» The data
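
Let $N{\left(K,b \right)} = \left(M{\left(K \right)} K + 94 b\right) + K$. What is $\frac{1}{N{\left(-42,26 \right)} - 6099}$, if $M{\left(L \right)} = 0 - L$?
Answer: $- \frac{1}{5461} \approx -0.00018312$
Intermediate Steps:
$M{\left(L \right)} = - L$
$N{\left(K,b \right)} = K - K^{2} + 94 b$ ($N{\left(K,b \right)} = \left(- K K + 94 b\right) + K = \left(- K^{2} + 94 b\right) + K = K - K^{2} + 94 b$)
$\frac{1}{N{\left(-42,26 \right)} - 6099} = \frac{1}{\left(-42 - \left(-42\right)^{2} + 94 \cdot 26\right) - 6099} = \frac{1}{\left(-42 - 1764 + 2444\right) - 6099} = \frac{1}{638 - 6099} = \frac{1}{-5461} = - \frac{1}{5461}$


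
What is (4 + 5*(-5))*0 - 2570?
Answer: -2570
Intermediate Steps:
(4 + 5*(-5))*0 - 2570 = (4 - 25)*0 - 2570 = -21*0 - 2570 = 0 - 2570 = -2570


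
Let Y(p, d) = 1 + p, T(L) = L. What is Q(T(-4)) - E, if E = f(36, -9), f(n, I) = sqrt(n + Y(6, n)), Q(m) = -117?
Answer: -117 - sqrt(43) ≈ -123.56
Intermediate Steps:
f(n, I) = sqrt(7 + n) (f(n, I) = sqrt(n + (1 + 6)) = sqrt(n + 7) = sqrt(7 + n))
E = sqrt(43) (E = sqrt(7 + 36) = sqrt(43) ≈ 6.5574)
Q(T(-4)) - E = -117 - sqrt(43)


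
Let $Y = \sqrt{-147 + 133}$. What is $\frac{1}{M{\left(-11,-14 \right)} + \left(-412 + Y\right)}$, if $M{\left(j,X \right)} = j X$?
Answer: $- \frac{129}{33289} - \frac{i \sqrt{14}}{66578} \approx -0.0038752 - 5.62 \cdot 10^{-5} i$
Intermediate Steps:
$M{\left(j,X \right)} = X j$
$Y = i \sqrt{14}$ ($Y = \sqrt{-14} = i \sqrt{14} \approx 3.7417 i$)
$\frac{1}{M{\left(-11,-14 \right)} + \left(-412 + Y\right)} = \frac{1}{\left(-14\right) \left(-11\right) - \left(412 - i \sqrt{14}\right)} = \frac{1}{154 - \left(412 - i \sqrt{14}\right)} = \frac{1}{-258 + i \sqrt{14}}$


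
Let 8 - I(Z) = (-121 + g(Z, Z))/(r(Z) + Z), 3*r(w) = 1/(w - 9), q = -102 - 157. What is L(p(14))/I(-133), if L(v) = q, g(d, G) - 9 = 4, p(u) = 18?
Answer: -14674681/407264 ≈ -36.032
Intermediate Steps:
q = -259
g(d, G) = 13 (g(d, G) = 9 + 4 = 13)
r(w) = 1/(3*(-9 + w)) (r(w) = 1/(3*(w - 9)) = 1/(3*(-9 + w)))
L(v) = -259
I(Z) = 8 + 108/(Z + 1/(3*(-9 + Z))) (I(Z) = 8 - (-121 + 13)/(1/(3*(-9 + Z)) + Z) = 8 - (-108)/(Z + 1/(3*(-9 + Z))) = 8 + 108/(Z + 1/(3*(-9 + Z))))
L(p(14))/I(-133) = -259*(1 + 3*(-133)*(-9 - 133))/(4*(2 + 3*(-9 - 133)*(27 + 2*(-133)))) = -259*(1 + 3*(-133)*(-142))/(4*(2 + 3*(-142)*(27 - 266))) = -259*(1 + 56658)/(4*(2 + 3*(-142)*(-239))) = -259*56659/(4*(2 + 101814)) = -259/(4*(1/56659)*101816) = -259/407264/56659 = -259*56659/407264 = -14674681/407264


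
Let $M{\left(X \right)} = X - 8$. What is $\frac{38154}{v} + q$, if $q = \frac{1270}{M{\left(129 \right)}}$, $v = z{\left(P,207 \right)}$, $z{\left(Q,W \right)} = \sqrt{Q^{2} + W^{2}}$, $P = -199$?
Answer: $\frac{1270}{121} + \frac{19077 \sqrt{3298}}{8245} \approx 143.37$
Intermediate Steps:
$M{\left(X \right)} = -8 + X$
$v = 5 \sqrt{3298}$ ($v = \sqrt{\left(-199\right)^{2} + 207^{2}} = \sqrt{39601 + 42849} = \sqrt{82450} = 5 \sqrt{3298} \approx 287.14$)
$q = \frac{1270}{121}$ ($q = \frac{1270}{-8 + 129} = \frac{1270}{121} \approx 10.496$)
$\frac{38154}{v} + q = \frac{38154}{5 \sqrt{3298}} + \frac{1270}{121} = 38154 \frac{\sqrt{3298}}{16490} + \frac{1270}{121} = \frac{19077 \sqrt{3298}}{8245} + \frac{1270}{121} = \frac{1270}{121} + \frac{19077 \sqrt{3298}}{8245}$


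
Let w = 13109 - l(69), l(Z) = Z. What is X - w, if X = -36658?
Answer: -49698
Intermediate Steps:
w = 13040 (w = 13109 - 1*69 = 13109 - 69 = 13040)
X - w = -36658 - 1*13040 = -36658 - 13040 = -49698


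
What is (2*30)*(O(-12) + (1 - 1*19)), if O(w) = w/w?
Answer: -1020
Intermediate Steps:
O(w) = 1
(2*30)*(O(-12) + (1 - 1*19)) = (2*30)*(1 + (1 - 1*19)) = 60*(1 + (1 - 19)) = 60*(1 - 18) = 60*(-17) = -1020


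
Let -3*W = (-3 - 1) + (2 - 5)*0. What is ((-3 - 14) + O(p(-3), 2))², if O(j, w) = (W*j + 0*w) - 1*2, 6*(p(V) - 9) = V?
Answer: 529/9 ≈ 58.778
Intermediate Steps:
p(V) = 9 + V/6
W = 4/3 (W = -((-3 - 1) + (2 - 5)*0)/3 = -(-4 - 3*0)/3 = -(-4 + 0)/3 = -⅓*(-4) = 4/3 ≈ 1.3333)
O(j, w) = -2 + 4*j/3 (O(j, w) = (4*j/3 + 0*w) - 1*2 = (4*j/3 + 0) - 2 = 4*j/3 - 2 = -2 + 4*j/3)
((-3 - 14) + O(p(-3), 2))² = ((-3 - 14) + (-2 + 4*(9 + (⅙)*(-3))/3))² = (-17 + (-2 + 4*(9 - ½)/3))² = (-17 + (-2 + (4/3)*(17/2)))² = (-17 + (-2 + 34/3))² = (-17 + 28/3)² = (-23/3)² = 529/9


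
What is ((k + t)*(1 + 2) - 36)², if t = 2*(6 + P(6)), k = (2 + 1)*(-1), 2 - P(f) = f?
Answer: 1089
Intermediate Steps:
P(f) = 2 - f
k = -3 (k = 3*(-1) = -3)
t = 4 (t = 2*(6 + (2 - 1*6)) = 2*(6 + (2 - 6)) = 2*(6 - 4) = 2*2 = 4)
((k + t)*(1 + 2) - 36)² = ((-3 + 4)*(1 + 2) - 36)² = (1*3 - 36)² = (3 - 36)² = (-33)² = 1089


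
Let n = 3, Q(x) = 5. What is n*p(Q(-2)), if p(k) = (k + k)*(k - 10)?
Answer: -150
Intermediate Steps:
p(k) = 2*k*(-10 + k) (p(k) = (2*k)*(-10 + k) = 2*k*(-10 + k))
n*p(Q(-2)) = 3*(2*5*(-10 + 5)) = 3*(2*5*(-5)) = 3*(-50) = -150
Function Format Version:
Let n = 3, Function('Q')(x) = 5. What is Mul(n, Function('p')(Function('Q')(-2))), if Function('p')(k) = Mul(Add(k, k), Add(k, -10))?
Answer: -150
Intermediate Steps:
Function('p')(k) = Mul(2, k, Add(-10, k)) (Function('p')(k) = Mul(Mul(2, k), Add(-10, k)) = Mul(2, k, Add(-10, k)))
Mul(n, Function('p')(Function('Q')(-2))) = Mul(3, Mul(2, 5, Add(-10, 5))) = Mul(3, Mul(2, 5, -5)) = Mul(3, -50) = -150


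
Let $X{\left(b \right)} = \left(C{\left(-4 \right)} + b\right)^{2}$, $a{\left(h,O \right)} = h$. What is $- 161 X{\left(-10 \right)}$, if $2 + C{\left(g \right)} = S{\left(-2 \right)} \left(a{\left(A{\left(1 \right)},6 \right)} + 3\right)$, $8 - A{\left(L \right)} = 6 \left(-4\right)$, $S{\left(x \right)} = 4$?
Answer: $-2637824$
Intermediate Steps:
$A{\left(L \right)} = 32$ ($A{\left(L \right)} = 8 - 6 \left(-4\right) = 8 - -24 = 8 + 24 = 32$)
$C{\left(g \right)} = 138$ ($C{\left(g \right)} = -2 + 4 \left(32 + 3\right) = -2 + 4 \cdot 35 = -2 + 140 = 138$)
$X{\left(b \right)} = \left(138 + b\right)^{2}$
$- 161 X{\left(-10 \right)} = - 161 \left(138 - 10\right)^{2} = - 161 \cdot 128^{2} = \left(-161\right) 16384 = -2637824$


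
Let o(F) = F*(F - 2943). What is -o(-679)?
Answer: -2459338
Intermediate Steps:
o(F) = F*(-2943 + F)
-o(-679) = -(-679)*(-2943 - 679) = -(-679)*(-3622) = -1*2459338 = -2459338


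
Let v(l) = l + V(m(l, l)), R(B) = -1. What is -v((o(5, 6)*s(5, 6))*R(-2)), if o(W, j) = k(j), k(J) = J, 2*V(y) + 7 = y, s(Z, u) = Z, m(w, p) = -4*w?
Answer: -53/2 ≈ -26.500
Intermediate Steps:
V(y) = -7/2 + y/2
o(W, j) = j
v(l) = -7/2 - l (v(l) = l + (-7/2 + (-4*l)/2) = l + (-7/2 - 2*l) = -7/2 - l)
-v((o(5, 6)*s(5, 6))*R(-2)) = -(-7/2 - 6*5*(-1)) = -(-7/2 - 30*(-1)) = -(-7/2 - 1*(-30)) = -(-7/2 + 30) = -1*53/2 = -53/2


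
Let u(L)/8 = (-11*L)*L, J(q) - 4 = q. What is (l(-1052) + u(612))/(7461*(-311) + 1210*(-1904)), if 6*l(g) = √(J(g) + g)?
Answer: 32959872/4624211 - 5*I*√21/13872633 ≈ 7.1277 - 1.6517e-6*I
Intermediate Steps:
J(q) = 4 + q
l(g) = √(4 + 2*g)/6 (l(g) = √((4 + g) + g)/6 = √(4 + 2*g)/6)
u(L) = -88*L² (u(L) = 8*((-11*L)*L) = 8*(-11*L²) = -88*L²)
(l(-1052) + u(612))/(7461*(-311) + 1210*(-1904)) = (√(4 + 2*(-1052))/6 - 88*612²)/(7461*(-311) + 1210*(-1904)) = (√(4 - 2104)/6 - 88*374544)/(-2320371 - 2303840) = (√(-2100)/6 - 32959872)/(-4624211) = ((10*I*√21)/6 - 32959872)*(-1/4624211) = (5*I*√21/3 - 32959872)*(-1/4624211) = (-32959872 + 5*I*√21/3)*(-1/4624211) = 32959872/4624211 - 5*I*√21/13872633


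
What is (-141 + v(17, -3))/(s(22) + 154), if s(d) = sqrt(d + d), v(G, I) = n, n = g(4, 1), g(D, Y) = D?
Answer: -959/1076 + 137*sqrt(11)/11836 ≈ -0.85287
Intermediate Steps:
n = 4
v(G, I) = 4
s(d) = sqrt(2)*sqrt(d) (s(d) = sqrt(2*d) = sqrt(2)*sqrt(d))
(-141 + v(17, -3))/(s(22) + 154) = (-141 + 4)/(sqrt(2)*sqrt(22) + 154) = -137/(2*sqrt(11) + 154) = -137/(154 + 2*sqrt(11))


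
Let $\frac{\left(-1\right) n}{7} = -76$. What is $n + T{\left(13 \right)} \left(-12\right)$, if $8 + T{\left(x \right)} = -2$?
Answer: $652$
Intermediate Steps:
$n = 532$ ($n = \left(-7\right) \left(-76\right) = 532$)
$T{\left(x \right)} = -10$ ($T{\left(x \right)} = -8 - 2 = -10$)
$n + T{\left(13 \right)} \left(-12\right) = 532 - -120 = 532 + 120 = 652$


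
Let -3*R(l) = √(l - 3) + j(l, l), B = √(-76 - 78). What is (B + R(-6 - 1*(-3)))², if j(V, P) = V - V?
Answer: -464/3 + 4*√231/3 ≈ -134.40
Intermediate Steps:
B = I*√154 (B = √(-154) = I*√154 ≈ 12.41*I)
j(V, P) = 0
R(l) = -√(-3 + l)/3 (R(l) = -(√(l - 3) + 0)/3 = -(√(-3 + l) + 0)/3 = -√(-3 + l)/3)
(B + R(-6 - 1*(-3)))² = (I*√154 - √(-3 + (-6 - 1*(-3)))/3)² = (I*√154 - √(-3 + (-6 + 3))/3)² = (I*√154 - √(-3 - 3)/3)² = (I*√154 - I*√6/3)²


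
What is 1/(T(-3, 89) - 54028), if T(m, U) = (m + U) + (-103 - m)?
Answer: -1/54042 ≈ -1.8504e-5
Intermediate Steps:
T(m, U) = -103 + U (T(m, U) = (U + m) + (-103 - m) = -103 + U)
1/(T(-3, 89) - 54028) = 1/((-103 + 89) - 54028) = 1/(-14 - 54028) = 1/(-54042) = -1/54042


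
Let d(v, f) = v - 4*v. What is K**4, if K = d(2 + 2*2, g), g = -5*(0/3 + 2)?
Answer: 104976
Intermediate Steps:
g = -10 (g = -5*(0*(1/3) + 2) = -5*(0 + 2) = -5*2 = -10)
d(v, f) = -3*v
K = -18 (K = -3*(2 + 2*2) = -3*(2 + 4) = -3*6 = -18)
K**4 = (-18)**4 = 104976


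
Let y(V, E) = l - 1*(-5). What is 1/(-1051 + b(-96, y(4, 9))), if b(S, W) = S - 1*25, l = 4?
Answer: -1/1172 ≈ -0.00085324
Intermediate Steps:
y(V, E) = 9 (y(V, E) = 4 - 1*(-5) = 4 + 5 = 9)
b(S, W) = -25 + S (b(S, W) = S - 25 = -25 + S)
1/(-1051 + b(-96, y(4, 9))) = 1/(-1051 + (-25 - 96)) = 1/(-1051 - 121) = 1/(-1172) = -1/1172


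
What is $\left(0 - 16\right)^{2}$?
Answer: $256$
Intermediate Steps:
$\left(0 - 16\right)^{2} = \left(-16\right)^{2} = 256$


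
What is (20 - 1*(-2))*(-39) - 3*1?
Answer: -861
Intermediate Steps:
(20 - 1*(-2))*(-39) - 3*1 = (20 + 2)*(-39) - 3 = 22*(-39) - 3 = -858 - 3 = -861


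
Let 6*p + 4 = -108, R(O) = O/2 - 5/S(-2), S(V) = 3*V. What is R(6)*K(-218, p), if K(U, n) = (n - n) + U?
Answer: -2507/3 ≈ -835.67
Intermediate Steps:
R(O) = ⅚ + O/2 (R(O) = O/2 - 5/(3*(-2)) = O*(½) - 5/(-6) = O/2 - 5*(-⅙) = O/2 + ⅚ = ⅚ + O/2)
p = -56/3 (p = -⅔ + (⅙)*(-108) = -⅔ - 18 = -56/3 ≈ -18.667)
K(U, n) = U (K(U, n) = 0 + U = U)
R(6)*K(-218, p) = (⅚ + (½)*6)*(-218) = (⅚ + 3)*(-218) = (23/6)*(-218) = -2507/3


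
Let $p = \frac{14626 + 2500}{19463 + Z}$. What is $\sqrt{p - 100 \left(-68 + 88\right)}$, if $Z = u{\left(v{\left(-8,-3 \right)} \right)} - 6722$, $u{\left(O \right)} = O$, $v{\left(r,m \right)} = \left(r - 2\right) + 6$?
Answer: $\frac{i \sqrt{324244204138}}{12737} \approx 44.706 i$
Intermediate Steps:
$v{\left(r,m \right)} = 4 + r$ ($v{\left(r,m \right)} = \left(-2 + r\right) + 6 = 4 + r$)
$Z = -6726$ ($Z = \left(4 - 8\right) - 6722 = -4 - 6722 = -6726$)
$p = \frac{17126}{12737}$ ($p = \frac{14626 + 2500}{19463 - 6726} = \frac{17126}{12737} \approx 1.3446$)
$\sqrt{p - 100 \left(-68 + 88\right)} = \sqrt{\frac{17126}{12737} - 100 \left(-68 + 88\right)} = \sqrt{\frac{17126}{12737} - 2000} = \sqrt{- \frac{25456874}{12737}} = \frac{i \sqrt{324244204138}}{12737}$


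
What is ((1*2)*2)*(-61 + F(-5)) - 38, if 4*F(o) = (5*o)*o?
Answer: -157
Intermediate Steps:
F(o) = 5*o²/4 (F(o) = ((5*o)*o)/4 = (5*o²)/4 = 5*o²/4)
((1*2)*2)*(-61 + F(-5)) - 38 = ((1*2)*2)*(-61 + (5/4)*(-5)²) - 38 = (2*2)*(-61 + (5/4)*25) - 38 = 4*(-61 + 125/4) - 38 = 4*(-119/4) - 38 = -119 - 38 = -157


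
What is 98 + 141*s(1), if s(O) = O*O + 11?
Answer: 1790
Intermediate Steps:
s(O) = 11 + O**2 (s(O) = O**2 + 11 = 11 + O**2)
98 + 141*s(1) = 98 + 141*(11 + 1**2) = 98 + 141*(11 + 1) = 98 + 141*12 = 98 + 1692 = 1790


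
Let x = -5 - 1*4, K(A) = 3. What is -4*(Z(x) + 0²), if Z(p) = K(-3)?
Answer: -12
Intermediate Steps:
x = -9 (x = -5 - 4 = -9)
Z(p) = 3
-4*(Z(x) + 0²) = -4*(3 + 0²) = -4*(3 + 0) = -4*3 = -12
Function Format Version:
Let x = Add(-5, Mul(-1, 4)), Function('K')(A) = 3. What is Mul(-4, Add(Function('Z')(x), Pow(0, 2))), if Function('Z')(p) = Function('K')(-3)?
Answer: -12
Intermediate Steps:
x = -9 (x = Add(-5, -4) = -9)
Function('Z')(p) = 3
Mul(-4, Add(Function('Z')(x), Pow(0, 2))) = Mul(-4, Add(3, Pow(0, 2))) = Mul(-4, Add(3, 0)) = Mul(-4, 3) = -12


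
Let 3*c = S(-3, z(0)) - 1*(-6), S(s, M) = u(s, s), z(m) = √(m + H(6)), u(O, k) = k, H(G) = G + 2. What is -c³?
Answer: -1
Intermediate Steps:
H(G) = 2 + G
z(m) = √(8 + m) (z(m) = √(m + (2 + 6)) = √(m + 8) = √(8 + m))
S(s, M) = s
c = 1 (c = (-3 - 1*(-6))/3 = (-3 + 6)/3 = (⅓)*3 = 1)
-c³ = -1*1³ = -1*1 = -1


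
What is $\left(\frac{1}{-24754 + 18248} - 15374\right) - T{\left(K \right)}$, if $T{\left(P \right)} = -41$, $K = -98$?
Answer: $- \frac{99756499}{6506} \approx -15333.0$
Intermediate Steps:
$\left(\frac{1}{-24754 + 18248} - 15374\right) - T{\left(K \right)} = \left(\frac{1}{-24754 + 18248} - 15374\right) - -41 = \left(\frac{1}{-6506} - 15374\right) + 41 = \left(- \frac{1}{6506} - 15374\right) + 41 = - \frac{100023245}{6506} + 41 = - \frac{99756499}{6506}$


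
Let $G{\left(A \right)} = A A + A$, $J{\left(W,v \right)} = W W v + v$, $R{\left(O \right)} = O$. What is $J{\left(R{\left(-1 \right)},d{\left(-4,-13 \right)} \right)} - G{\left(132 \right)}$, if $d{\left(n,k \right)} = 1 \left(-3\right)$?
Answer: $-17562$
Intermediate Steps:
$d{\left(n,k \right)} = -3$
$J{\left(W,v \right)} = v + v W^{2}$ ($J{\left(W,v \right)} = W^{2} v + v = v W^{2} + v = v + v W^{2}$)
$G{\left(A \right)} = A + A^{2}$ ($G{\left(A \right)} = A^{2} + A = A + A^{2}$)
$J{\left(R{\left(-1 \right)},d{\left(-4,-13 \right)} \right)} - G{\left(132 \right)} = - 3 \left(1 + \left(-1\right)^{2}\right) - 132 \left(1 + 132\right) = - 3 \left(1 + 1\right) - 132 \cdot 133 = \left(-3\right) 2 - 17556 = -6 - 17556 = -17562$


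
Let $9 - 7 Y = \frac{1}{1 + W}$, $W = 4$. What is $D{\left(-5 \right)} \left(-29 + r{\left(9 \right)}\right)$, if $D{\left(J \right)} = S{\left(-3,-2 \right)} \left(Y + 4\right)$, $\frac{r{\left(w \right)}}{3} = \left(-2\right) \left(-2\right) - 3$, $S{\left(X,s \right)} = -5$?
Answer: $\frac{4784}{7} \approx 683.43$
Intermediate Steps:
$r{\left(w \right)} = 3$ ($r{\left(w \right)} = 3 \left(\left(-2\right) \left(-2\right) - 3\right) = 3 \left(4 - 3\right) = 3 \cdot 1 = 3$)
$Y = \frac{44}{35}$ ($Y = \frac{9}{7} - \frac{1}{7 \left(1 + 4\right)} = \frac{9}{7} - \frac{1}{7 \cdot 5} = \frac{9}{7} - \frac{1}{35} = \frac{44}{35} \approx 1.2571$)
$D{\left(J \right)} = - \frac{184}{7}$ ($D{\left(J \right)} = - 5 \left(\frac{44}{35} + 4\right) = \left(-5\right) \frac{184}{35} = - \frac{184}{7}$)
$D{\left(-5 \right)} \left(-29 + r{\left(9 \right)}\right) = - \frac{184 \left(-29 + 3\right)}{7} = \left(- \frac{184}{7}\right) \left(-26\right) = \frac{4784}{7}$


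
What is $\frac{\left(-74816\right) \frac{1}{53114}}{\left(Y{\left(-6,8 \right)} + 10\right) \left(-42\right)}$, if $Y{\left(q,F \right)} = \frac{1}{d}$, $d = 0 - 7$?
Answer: $\frac{18704}{5497299} \approx 0.0034024$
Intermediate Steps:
$d = -7$ ($d = 0 - 7 = -7$)
$Y{\left(q,F \right)} = - \frac{1}{7}$ ($Y{\left(q,F \right)} = \frac{1}{-7} = - \frac{1}{7}$)
$\frac{\left(-74816\right) \frac{1}{53114}}{\left(Y{\left(-6,8 \right)} + 10\right) \left(-42\right)} = \frac{\left(-74816\right) \frac{1}{53114}}{\left(- \frac{1}{7} + 10\right) \left(-42\right)} = \frac{\left(-74816\right) \frac{1}{53114}}{\frac{69}{7} \left(-42\right)} = - \frac{37408}{26557 \left(-414\right)} = \left(- \frac{37408}{26557}\right) \left(- \frac{1}{414}\right) = \frac{18704}{5497299}$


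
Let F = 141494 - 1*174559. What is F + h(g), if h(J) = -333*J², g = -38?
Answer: -513917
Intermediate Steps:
F = -33065 (F = 141494 - 174559 = -33065)
F + h(g) = -33065 - 333*(-38)² = -33065 - 333*1444 = -33065 - 480852 = -513917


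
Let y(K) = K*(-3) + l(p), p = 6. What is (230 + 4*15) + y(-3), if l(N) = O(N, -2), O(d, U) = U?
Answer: 297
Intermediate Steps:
l(N) = -2
y(K) = -2 - 3*K (y(K) = K*(-3) - 2 = -3*K - 2 = -2 - 3*K)
(230 + 4*15) + y(-3) = (230 + 4*15) + (-2 - 3*(-3)) = (230 + 60) + (-2 + 9) = 290 + 7 = 297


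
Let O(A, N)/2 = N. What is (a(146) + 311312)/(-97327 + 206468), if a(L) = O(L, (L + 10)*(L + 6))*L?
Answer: 7235216/109141 ≈ 66.292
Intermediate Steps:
O(A, N) = 2*N
a(L) = 2*L*(6 + L)*(10 + L) (a(L) = (2*((L + 10)*(L + 6)))*L = (2*((10 + L)*(6 + L)))*L = (2*((6 + L)*(10 + L)))*L = (2*(6 + L)*(10 + L))*L = 2*L*(6 + L)*(10 + L))
(a(146) + 311312)/(-97327 + 206468) = (2*146*(60 + 146² + 16*146) + 311312)/(-97327 + 206468) = (2*146*(60 + 21316 + 2336) + 311312)/109141 = (2*146*23712 + 311312)*(1/109141) = (6923904 + 311312)*(1/109141) = 7235216*(1/109141) = 7235216/109141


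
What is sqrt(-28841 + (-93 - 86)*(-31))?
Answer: 6*I*sqrt(647) ≈ 152.62*I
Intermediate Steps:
sqrt(-28841 + (-93 - 86)*(-31)) = sqrt(-28841 - 179*(-31)) = sqrt(-28841 + 5549) = sqrt(-23292) = 6*I*sqrt(647)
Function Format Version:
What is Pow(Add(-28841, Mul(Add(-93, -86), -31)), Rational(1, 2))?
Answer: Mul(6, I, Pow(647, Rational(1, 2))) ≈ Mul(152.62, I)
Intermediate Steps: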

» What needs to be done
Filter the entries above and keep only the lines with the word "Rational".

» Completed task
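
What is Pow(Add(-28841, Mul(Add(-93, -86), -31)), Rational(1, 2))?
Answer: Mul(6, I, Pow(647, Rational(1, 2))) ≈ Mul(152.62, I)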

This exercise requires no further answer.